→ WORK ITEM:
Word for word, repeat each of the records below.

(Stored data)

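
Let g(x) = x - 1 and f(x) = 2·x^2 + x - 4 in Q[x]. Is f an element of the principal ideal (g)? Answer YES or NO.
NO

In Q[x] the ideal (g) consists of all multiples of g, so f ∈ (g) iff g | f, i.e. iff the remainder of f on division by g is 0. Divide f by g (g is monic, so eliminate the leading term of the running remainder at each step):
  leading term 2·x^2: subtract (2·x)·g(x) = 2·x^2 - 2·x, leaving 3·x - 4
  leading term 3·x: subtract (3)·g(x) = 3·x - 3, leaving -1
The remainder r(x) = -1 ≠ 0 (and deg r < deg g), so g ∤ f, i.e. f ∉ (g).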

→ RESULT:
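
Let g(x) = x - 1 and f(x) = 2·x^2 + x - 4 in Q[x]. Is f an element of the principal ideal (g)? Answer YES or NO.
NO

In Q[x] the ideal (g) consists of all multiples of g, so f ∈ (g) iff g | f, i.e. iff the remainder of f on division by g is 0. Divide f by g (g is monic, so eliminate the leading term of the running remainder at each step):
  leading term 2·x^2: subtract (2·x)·g(x) = 2·x^2 - 2·x, leaving 3·x - 4
  leading term 3·x: subtract (3)·g(x) = 3·x - 3, leaving -1
The remainder r(x) = -1 ≠ 0 (and deg r < deg g), so g ∤ f, i.e. f ∉ (g).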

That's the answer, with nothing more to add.